Start of DATA IN THIS EXERCISE

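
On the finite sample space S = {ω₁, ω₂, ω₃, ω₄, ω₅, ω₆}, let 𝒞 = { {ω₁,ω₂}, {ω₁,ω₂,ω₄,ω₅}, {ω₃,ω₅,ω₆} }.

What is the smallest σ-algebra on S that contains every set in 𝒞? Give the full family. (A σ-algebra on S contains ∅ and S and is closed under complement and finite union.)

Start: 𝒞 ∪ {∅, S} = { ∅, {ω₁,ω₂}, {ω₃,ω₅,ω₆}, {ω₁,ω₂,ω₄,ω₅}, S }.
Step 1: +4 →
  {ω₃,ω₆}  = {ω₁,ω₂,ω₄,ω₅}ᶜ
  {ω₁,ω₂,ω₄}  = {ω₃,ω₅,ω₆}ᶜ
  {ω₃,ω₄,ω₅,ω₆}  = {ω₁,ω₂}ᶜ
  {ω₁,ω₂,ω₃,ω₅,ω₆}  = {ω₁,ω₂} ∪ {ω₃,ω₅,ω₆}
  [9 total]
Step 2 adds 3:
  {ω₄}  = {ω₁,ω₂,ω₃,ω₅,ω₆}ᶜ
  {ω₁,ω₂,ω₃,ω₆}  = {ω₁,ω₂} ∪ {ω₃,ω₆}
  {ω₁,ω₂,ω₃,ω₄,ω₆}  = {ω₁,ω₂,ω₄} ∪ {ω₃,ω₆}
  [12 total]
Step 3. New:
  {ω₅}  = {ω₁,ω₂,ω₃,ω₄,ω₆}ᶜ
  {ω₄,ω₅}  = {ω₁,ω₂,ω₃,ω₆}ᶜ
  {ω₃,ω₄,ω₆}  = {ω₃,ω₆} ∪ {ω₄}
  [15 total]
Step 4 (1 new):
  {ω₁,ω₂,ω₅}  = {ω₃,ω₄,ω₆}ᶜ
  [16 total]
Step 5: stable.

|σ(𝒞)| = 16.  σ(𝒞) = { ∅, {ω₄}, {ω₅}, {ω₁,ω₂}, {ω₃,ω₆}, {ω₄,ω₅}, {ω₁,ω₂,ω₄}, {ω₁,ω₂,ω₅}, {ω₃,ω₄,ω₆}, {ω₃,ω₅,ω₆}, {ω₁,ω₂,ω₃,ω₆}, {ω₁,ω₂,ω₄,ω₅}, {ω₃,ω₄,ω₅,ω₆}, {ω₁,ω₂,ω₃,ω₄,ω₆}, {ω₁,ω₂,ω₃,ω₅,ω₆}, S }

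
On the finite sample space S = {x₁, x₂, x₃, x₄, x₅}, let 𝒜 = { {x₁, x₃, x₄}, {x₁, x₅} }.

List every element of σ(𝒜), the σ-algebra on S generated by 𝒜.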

End of DATA IN THIS EXERCISE
Start of DATA IN THIS EXERCISE

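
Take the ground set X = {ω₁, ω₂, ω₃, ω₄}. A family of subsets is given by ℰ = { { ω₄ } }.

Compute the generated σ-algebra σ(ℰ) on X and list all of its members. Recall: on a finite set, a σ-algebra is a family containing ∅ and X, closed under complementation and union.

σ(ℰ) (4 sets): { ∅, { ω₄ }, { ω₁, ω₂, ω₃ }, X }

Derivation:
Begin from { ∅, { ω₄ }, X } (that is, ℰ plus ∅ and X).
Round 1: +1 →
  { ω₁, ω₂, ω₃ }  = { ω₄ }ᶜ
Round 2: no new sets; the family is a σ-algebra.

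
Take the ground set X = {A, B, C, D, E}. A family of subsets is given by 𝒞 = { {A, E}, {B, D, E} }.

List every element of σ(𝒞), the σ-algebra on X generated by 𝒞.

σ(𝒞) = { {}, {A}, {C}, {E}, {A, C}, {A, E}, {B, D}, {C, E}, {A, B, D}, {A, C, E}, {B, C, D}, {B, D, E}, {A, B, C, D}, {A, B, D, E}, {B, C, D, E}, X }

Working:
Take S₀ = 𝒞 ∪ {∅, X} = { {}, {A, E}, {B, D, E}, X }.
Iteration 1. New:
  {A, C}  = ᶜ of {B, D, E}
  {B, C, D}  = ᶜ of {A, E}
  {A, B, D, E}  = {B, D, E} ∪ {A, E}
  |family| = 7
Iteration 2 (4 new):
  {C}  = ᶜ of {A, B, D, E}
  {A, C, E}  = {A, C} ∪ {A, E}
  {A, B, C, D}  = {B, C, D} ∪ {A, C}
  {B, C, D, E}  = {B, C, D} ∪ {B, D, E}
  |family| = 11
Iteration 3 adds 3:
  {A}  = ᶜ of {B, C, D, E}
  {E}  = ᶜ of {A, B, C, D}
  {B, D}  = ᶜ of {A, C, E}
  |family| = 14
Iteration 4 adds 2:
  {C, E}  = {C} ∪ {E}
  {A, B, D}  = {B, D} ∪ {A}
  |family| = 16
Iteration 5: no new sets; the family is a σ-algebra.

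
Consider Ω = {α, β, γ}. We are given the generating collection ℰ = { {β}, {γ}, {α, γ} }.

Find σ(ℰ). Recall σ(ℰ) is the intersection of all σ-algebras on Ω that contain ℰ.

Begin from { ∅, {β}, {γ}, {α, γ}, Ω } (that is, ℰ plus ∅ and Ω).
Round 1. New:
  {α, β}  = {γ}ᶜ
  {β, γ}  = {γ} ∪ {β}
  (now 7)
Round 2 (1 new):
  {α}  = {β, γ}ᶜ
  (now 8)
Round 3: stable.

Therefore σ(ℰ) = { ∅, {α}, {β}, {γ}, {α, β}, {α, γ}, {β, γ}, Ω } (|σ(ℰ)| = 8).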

End of DATA IN THIS EXERCISE
Start of DATA IN THIS EXERCISE

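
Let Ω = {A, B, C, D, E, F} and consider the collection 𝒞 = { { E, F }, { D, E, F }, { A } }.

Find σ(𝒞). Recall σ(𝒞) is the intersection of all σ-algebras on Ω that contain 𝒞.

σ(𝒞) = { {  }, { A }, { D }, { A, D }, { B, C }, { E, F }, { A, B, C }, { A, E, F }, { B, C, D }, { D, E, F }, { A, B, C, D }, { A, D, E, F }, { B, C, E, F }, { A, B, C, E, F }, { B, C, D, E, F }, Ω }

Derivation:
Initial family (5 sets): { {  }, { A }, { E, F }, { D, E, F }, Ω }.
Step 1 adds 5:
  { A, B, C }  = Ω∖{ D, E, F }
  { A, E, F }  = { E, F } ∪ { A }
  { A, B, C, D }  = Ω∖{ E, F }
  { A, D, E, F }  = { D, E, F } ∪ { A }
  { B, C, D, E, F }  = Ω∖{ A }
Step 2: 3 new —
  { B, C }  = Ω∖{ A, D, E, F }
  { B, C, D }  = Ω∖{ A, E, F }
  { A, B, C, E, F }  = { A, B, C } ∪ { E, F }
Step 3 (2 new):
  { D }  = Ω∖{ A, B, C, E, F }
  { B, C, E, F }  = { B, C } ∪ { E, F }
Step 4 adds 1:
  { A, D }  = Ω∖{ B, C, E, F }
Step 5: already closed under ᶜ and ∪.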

End of DATA IN THIS EXERCISE

◆ YOUR OBJECTIVE:
Find the lines of the listing above that hold "collection". Please copy them.

◆ THE ANSWER:
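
Consider Ω = {α, β, γ}. We are given the generating collection ℰ = { {β}, {γ}, {α, γ} }.
Let Ω = {A, B, C, D, E, F} and consider the collection 𝒞 = { { E, F }, { D, E, F }, { A } }.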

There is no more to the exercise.